▼▼▼

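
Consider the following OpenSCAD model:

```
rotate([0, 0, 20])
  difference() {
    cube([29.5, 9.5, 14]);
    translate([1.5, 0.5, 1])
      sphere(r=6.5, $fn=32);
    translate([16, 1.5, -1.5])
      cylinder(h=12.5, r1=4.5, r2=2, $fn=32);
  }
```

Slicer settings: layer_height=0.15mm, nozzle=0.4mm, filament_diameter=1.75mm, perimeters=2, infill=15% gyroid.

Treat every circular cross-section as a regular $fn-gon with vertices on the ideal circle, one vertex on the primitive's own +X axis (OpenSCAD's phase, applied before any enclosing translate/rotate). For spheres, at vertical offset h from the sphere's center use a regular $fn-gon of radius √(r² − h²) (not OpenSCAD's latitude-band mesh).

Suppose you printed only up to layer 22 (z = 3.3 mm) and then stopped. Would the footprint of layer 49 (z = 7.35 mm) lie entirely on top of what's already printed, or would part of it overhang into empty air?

part overhangs

Compare the two slices. At z = 3.3: the 29.5×9.5 cube contributes its full rectangle (area 280.25 mm²); the r=6.5 sphere at (1.5, 0.5) slices to a regular 32-gon of circumradius 6.079 (√(r²−h²) with h=2.3 from center) (area = (32/2)·6.079²·sin(360°/32) = 115.37 mm²); the cone at (16, 1.5) (r1=4.5→r2=2) has section circumradius 3.540 here — a regular 32-gon (area = (32/2)·3.540²·sin(360°/32) = 39.12 mm²); Subtracting the remaining from the first: starting from the 29.5×9.5 cube (280.25 mm²), the r=6.5 sphere at (1.5, 0.5) partially overlaps it — only the 41.62 mm² overlap (of its 115.37 mm²) is removed, clipping the outline; the cone at (16, 1.5) partially overlaps it — only the 29.82 mm² overlap (of its 39.12 mm²) is removed, clipping the outline — area = 208.81 mm²; (rotated 20° about Z; rotation is an isometry so areas/perimeters/island counts are preserved). At z = 7.35: the 29.5×9.5 cube contributes its full rectangle (area 280.25 mm²); the r=6.5 sphere at (1.5, 0.5) slices to a regular 32-gon of circumradius 1.388 (√(r²−h²) with h=6.35 from center) (area = (32/2)·1.388²·sin(360°/32) = 6.02 mm²); the cone at (16, 1.5): at t=0.708 of its height the radius interpolates to r₁+(r₂−r₁)t = 2.730, giving a regular 32-gon of that circumradius (area = (32/2)·2.730²·sin(360°/32) = 23.26 mm²); Taking the first minus the rest: starting from the 29.5×9.5 cube (280.25 mm²), the r=6.5 sphere at (1.5, 0.5) partially overlaps it — only the 4.36 mm² overlap (of its 6.02 mm²) is removed, clipping the outline; the cone at (16, 1.5) partially overlaps it — only the 19.36 mm² overlap (of its 23.26 mm²) is removed, clipping the outline — area = 256.53 mm²; (whole slice rotated 20° about Z — lengths, areas and connectivity unchanged). Checking containment: at z = 7.35 the cross-section extends beyond the z = 3.3 cross-section by about 47.71 mm².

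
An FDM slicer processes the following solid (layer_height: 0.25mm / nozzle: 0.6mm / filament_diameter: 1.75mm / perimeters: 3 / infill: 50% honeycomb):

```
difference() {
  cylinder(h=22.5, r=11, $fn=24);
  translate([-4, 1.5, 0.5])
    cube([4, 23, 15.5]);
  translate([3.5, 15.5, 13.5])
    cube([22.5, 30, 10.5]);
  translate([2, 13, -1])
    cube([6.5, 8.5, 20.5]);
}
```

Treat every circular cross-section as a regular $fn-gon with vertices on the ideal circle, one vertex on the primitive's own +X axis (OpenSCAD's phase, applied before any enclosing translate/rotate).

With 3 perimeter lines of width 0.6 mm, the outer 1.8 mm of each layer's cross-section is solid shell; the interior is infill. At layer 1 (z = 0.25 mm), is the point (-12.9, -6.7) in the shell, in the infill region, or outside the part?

outside

At z = 0.25 mm: the r=11 cylinder gives a regular 24-gon of circumradius 11 (constant along its height); the cube at (-4, 1.5) does not reach this height (z outside [0.5, 16]); the cube at (3.5, 15.5) does not reach this height (z outside [13.5, 24]); the 6.5×8.5 cube at (2, 13) contributes its full rectangle; After the difference (first − rest): starting from the r=11 cylinder, the 6.5×8.5 cube at (2, 13) misses the remaining region (no effect) — 1 connected region. Overall, the cross-section is a single solid region. The nearest boundary edge runs (-9.53, -5.50)→(-10.63, -2.85); distance from the point to it = 3.58 mm. The point is not inside any of the regions above, so it lies outside the cross-section (3.58 mm from the nearest boundary).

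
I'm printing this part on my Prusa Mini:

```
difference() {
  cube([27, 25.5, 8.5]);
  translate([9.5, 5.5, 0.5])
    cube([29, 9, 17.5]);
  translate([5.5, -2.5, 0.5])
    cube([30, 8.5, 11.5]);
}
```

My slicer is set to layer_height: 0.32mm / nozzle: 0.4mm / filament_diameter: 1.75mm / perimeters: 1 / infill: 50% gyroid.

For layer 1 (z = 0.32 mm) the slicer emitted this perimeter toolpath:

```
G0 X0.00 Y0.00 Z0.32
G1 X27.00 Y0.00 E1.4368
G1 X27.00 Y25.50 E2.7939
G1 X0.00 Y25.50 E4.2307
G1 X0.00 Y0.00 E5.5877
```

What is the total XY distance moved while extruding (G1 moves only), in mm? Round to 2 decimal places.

105.00 mm

Sum the Euclidean lengths of each G1 segment: total = 105.00 mm.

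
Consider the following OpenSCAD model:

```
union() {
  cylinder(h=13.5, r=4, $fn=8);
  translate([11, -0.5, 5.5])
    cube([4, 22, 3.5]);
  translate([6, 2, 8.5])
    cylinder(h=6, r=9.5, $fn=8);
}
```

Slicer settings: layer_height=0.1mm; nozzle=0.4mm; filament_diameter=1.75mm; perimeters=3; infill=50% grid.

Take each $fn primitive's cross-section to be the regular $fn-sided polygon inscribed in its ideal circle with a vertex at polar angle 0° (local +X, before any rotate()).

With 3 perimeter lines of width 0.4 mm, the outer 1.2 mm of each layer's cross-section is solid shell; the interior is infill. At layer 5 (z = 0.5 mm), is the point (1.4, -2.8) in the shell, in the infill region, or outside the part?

shell

At z = 0.5 mm: the r=4 cylinder contributes a regular 8-gon of circumradius 4; the cube at (11, -0.5) is not intersected at this z (z outside [5.5, 9]); the cylinder at (6, 2) is absent (z outside [8.5, 14.5]); Taking the union: only the r=4 cylinder is present, so the union is just that shape — 1 connected region. Overall, the cross-section is a single solid region. The nearest boundary edge runs (-0.00, -4.00)→(2.83, -2.83); distance from the point to it = 0.57 mm. The point is inside the cross-section, 0.57 mm from the nearest boundary — within the 1.2 mm shell band (3 × 0.4).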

▲▲▲

▶ [What you should do] All of the material above must be transcribed exactly, with no line dropped.

▶ [Output of the task]
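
Consider the following OpenSCAD model:

```
rotate([0, 0, 20])
  difference() {
    cube([29.5, 9.5, 14]);
    translate([1.5, 0.5, 1])
      sphere(r=6.5, $fn=32);
    translate([16, 1.5, -1.5])
      cylinder(h=12.5, r1=4.5, r2=2, $fn=32);
  }
```

Slicer settings: layer_height=0.15mm, nozzle=0.4mm, filament_diameter=1.75mm, perimeters=2, infill=15% gyroid.

Treat every circular cross-section as a regular $fn-gon with vertices on the ideal circle, one vertex on the primitive's own +X axis (OpenSCAD's phase, applied before any enclosing translate/rotate). For spheres, at vertical offset h from the sphere's center use a regular $fn-gon of radius √(r² − h²) (not OpenSCAD's latitude-band mesh).

Suppose you printed only up to layer 22 (z = 3.3 mm) and then stopped. Would the footprint of layer 49 (z = 7.35 mm) lie entirely on top of what's already printed, or would part of it overhang into empty air?

part overhangs

Compare the two slices. At z = 3.3: the 29.5×9.5 cube contributes its full rectangle (area 280.25 mm²); the r=6.5 sphere at (1.5, 0.5) slices to a regular 32-gon of circumradius 6.079 (√(r²−h²) with h=2.3 from center) (area = (32/2)·6.079²·sin(360°/32) = 115.37 mm²); the cone at (16, 1.5) (r1=4.5→r2=2) has section circumradius 3.540 here — a regular 32-gon (area = (32/2)·3.540²·sin(360°/32) = 39.12 mm²); Subtracting the remaining from the first: starting from the 29.5×9.5 cube (280.25 mm²), the r=6.5 sphere at (1.5, 0.5) partially overlaps it — only the 41.62 mm² overlap (of its 115.37 mm²) is removed, clipping the outline; the cone at (16, 1.5) partially overlaps it — only the 29.82 mm² overlap (of its 39.12 mm²) is removed, clipping the outline — area = 208.81 mm²; (rotated 20° about Z; rotation is an isometry so areas/perimeters/island counts are preserved). At z = 7.35: the 29.5×9.5 cube contributes its full rectangle (area 280.25 mm²); the r=6.5 sphere at (1.5, 0.5) slices to a regular 32-gon of circumradius 1.388 (√(r²−h²) with h=6.35 from center) (area = (32/2)·1.388²·sin(360°/32) = 6.02 mm²); the cone at (16, 1.5): at t=0.708 of its height the radius interpolates to r₁+(r₂−r₁)t = 2.730, giving a regular 32-gon of that circumradius (area = (32/2)·2.730²·sin(360°/32) = 23.26 mm²); Taking the first minus the rest: starting from the 29.5×9.5 cube (280.25 mm²), the r=6.5 sphere at (1.5, 0.5) partially overlaps it — only the 4.36 mm² overlap (of its 6.02 mm²) is removed, clipping the outline; the cone at (16, 1.5) partially overlaps it — only the 19.36 mm² overlap (of its 23.26 mm²) is removed, clipping the outline — area = 256.53 mm²; (whole slice rotated 20° about Z — lengths, areas and connectivity unchanged). Checking containment: at z = 7.35 the cross-section extends beyond the z = 3.3 cross-section by about 47.71 mm².

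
An FDM slicer processes the following solid (layer_height: 0.25mm / nozzle: 0.6mm / filament_diameter: 1.75mm / perimeters: 3 / infill: 50% honeycomb):

```
difference() {
  cylinder(h=22.5, r=11, $fn=24);
  translate([-4, 1.5, 0.5])
    cube([4, 23, 15.5]);
  translate([3.5, 15.5, 13.5])
    cube([22.5, 30, 10.5]);
  translate([2, 13, -1])
    cube([6.5, 8.5, 20.5]);
}
```

Treat every circular cross-section as a regular $fn-gon with vertices on the ideal circle, one vertex on the primitive's own +X axis (OpenSCAD's phase, applied before any enclosing translate/rotate).

With 3 perimeter lines of width 0.6 mm, the outer 1.8 mm of each layer's cross-section is solid shell; the interior is infill. At layer 1 (z = 0.25 mm), is the point (-12.9, -6.7) in the shell, in the infill region, or outside the part?

outside

At z = 0.25 mm: the r=11 cylinder gives a regular 24-gon of circumradius 11 (constant along its height); the cube at (-4, 1.5) does not reach this height (z outside [0.5, 16]); the cube at (3.5, 15.5) does not reach this height (z outside [13.5, 24]); the 6.5×8.5 cube at (2, 13) contributes its full rectangle; After the difference (first − rest): starting from the r=11 cylinder, the 6.5×8.5 cube at (2, 13) misses the remaining region (no effect) — 1 connected region. Overall, the cross-section is a single solid region. The nearest boundary edge runs (-9.53, -5.50)→(-10.63, -2.85); distance from the point to it = 3.58 mm. The point is not inside any of the regions above, so it lies outside the cross-section (3.58 mm from the nearest boundary).

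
I'm printing this part on my Prusa Mini:

```
difference() {
  cube([27, 25.5, 8.5]);
  translate([9.5, 5.5, 0.5])
    cube([29, 9, 17.5]);
  translate([5.5, -2.5, 0.5])
    cube([30, 8.5, 11.5]);
}
```

My slicer is set to layer_height: 0.32mm / nozzle: 0.4mm / filament_diameter: 1.75mm / perimeters: 1 / infill: 50% gyroid.

For layer 1 (z = 0.32 mm) the slicer emitted this perimeter toolpath:

```
G0 X0.00 Y0.00 Z0.32
G1 X27.00 Y0.00 E1.4368
G1 X27.00 Y25.50 E2.7939
G1 X0.00 Y25.50 E4.2307
G1 X0.00 Y0.00 E5.5877
```

What is the total XY distance moved while extruding (G1 moves only), in mm? Round to 2 decimal places.

105.00 mm

Sum the Euclidean lengths of each G1 segment: total = 105.00 mm.

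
Consider the following OpenSCAD model:

```
union() {
  cylinder(h=13.5, r=4, $fn=8);
  translate([11, -0.5, 5.5])
    cube([4, 22, 3.5]);
  translate([6, 2, 8.5])
    cylinder(h=6, r=9.5, $fn=8);
}
```

Slicer settings: layer_height=0.1mm; nozzle=0.4mm; filament_diameter=1.75mm; perimeters=3; infill=50% grid.

Take each $fn primitive's cross-section to be the regular $fn-sided polygon inscribed in its ideal circle with a vertex at polar angle 0° (local +X, before any rotate()).

With 3 perimeter lines of width 0.4 mm, the outer 1.2 mm of each layer's cross-section is solid shell; the interior is infill. At layer 5 (z = 0.5 mm), is the point (1.4, -2.8) in the shell, in the infill region, or outside the part?

shell

At z = 0.5 mm: the r=4 cylinder contributes a regular 8-gon of circumradius 4; the cube at (11, -0.5) is not intersected at this z (z outside [5.5, 9]); the cylinder at (6, 2) is absent (z outside [8.5, 14.5]); Taking the union: only the r=4 cylinder is present, so the union is just that shape — 1 connected region. Overall, the cross-section is a single solid region. The nearest boundary edge runs (-0.00, -4.00)→(2.83, -2.83); distance from the point to it = 0.57 mm. The point is inside the cross-section, 0.57 mm from the nearest boundary — within the 1.2 mm shell band (3 × 0.4).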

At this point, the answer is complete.